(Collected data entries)
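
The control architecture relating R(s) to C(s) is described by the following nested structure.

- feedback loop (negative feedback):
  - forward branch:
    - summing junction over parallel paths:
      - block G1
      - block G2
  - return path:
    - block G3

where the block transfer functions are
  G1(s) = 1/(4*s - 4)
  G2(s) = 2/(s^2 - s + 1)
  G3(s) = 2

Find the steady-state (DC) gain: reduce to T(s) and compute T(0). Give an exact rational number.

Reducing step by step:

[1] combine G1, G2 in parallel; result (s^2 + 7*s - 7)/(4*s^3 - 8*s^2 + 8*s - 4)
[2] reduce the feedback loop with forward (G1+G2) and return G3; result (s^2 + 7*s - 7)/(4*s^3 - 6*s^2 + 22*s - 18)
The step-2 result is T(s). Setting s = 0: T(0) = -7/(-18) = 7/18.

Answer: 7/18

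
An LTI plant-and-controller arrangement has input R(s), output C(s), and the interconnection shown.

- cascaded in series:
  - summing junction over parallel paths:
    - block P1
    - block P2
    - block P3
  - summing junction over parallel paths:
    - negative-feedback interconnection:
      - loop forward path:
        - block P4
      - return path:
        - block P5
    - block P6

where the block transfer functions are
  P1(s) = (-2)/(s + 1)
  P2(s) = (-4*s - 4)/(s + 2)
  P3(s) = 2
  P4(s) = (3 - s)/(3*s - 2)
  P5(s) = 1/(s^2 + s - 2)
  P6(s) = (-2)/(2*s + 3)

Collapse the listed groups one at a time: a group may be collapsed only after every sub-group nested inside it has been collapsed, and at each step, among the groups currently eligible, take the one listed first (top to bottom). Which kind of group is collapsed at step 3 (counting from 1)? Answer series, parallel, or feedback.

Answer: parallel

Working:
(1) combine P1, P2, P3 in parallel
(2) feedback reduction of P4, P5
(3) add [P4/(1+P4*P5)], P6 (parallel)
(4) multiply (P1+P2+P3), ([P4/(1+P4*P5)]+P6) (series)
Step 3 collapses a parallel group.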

= REQUIRED ACTION =
Tell how many lines of the records above contain "block", replying with the number only.

= ANSWER FOR THE TASK =
11